=== Directions ===
From the records that follow, copy every line that contains the word "frac".

START Source records

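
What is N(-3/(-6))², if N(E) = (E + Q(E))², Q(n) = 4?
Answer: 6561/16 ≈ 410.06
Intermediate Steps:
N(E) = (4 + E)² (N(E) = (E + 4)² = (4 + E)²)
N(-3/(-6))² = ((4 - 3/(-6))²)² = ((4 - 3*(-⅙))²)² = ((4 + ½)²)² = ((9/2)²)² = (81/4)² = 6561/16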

END Source records
START Source records

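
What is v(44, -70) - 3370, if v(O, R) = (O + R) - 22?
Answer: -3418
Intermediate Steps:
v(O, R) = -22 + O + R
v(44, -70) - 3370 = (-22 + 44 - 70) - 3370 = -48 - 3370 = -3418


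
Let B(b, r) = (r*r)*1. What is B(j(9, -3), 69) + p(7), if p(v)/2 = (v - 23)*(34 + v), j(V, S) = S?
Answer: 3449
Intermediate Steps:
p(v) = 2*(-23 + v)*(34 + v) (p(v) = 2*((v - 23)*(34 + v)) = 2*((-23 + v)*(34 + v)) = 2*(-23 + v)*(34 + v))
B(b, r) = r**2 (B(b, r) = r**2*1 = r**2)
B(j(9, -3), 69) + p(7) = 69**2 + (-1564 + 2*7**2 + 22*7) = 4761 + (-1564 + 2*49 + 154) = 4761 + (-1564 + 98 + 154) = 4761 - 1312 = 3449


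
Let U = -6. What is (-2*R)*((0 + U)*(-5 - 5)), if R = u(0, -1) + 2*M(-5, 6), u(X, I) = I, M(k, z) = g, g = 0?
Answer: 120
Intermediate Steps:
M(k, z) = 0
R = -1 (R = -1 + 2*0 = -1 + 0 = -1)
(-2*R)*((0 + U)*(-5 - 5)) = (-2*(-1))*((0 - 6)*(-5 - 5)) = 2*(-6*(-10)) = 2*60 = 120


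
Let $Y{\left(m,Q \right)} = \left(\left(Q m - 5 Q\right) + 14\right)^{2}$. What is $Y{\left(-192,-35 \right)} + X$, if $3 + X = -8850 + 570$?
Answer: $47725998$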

END Source records
START Source records

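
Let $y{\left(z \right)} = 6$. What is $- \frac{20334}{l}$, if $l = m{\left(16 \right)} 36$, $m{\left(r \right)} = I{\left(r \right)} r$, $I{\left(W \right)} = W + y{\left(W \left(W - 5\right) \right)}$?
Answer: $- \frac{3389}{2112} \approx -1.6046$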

END Source records

=== Solution for this task ===
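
Let $y{\left(z \right)} = 6$. What is $- \frac{20334}{l}$, if $l = m{\left(16 \right)} 36$, $m{\left(r \right)} = I{\left(r \right)} r$, $I{\left(W \right)} = W + y{\left(W \left(W - 5\right) \right)}$?
Answer: $- \frac{3389}{2112} \approx -1.6046$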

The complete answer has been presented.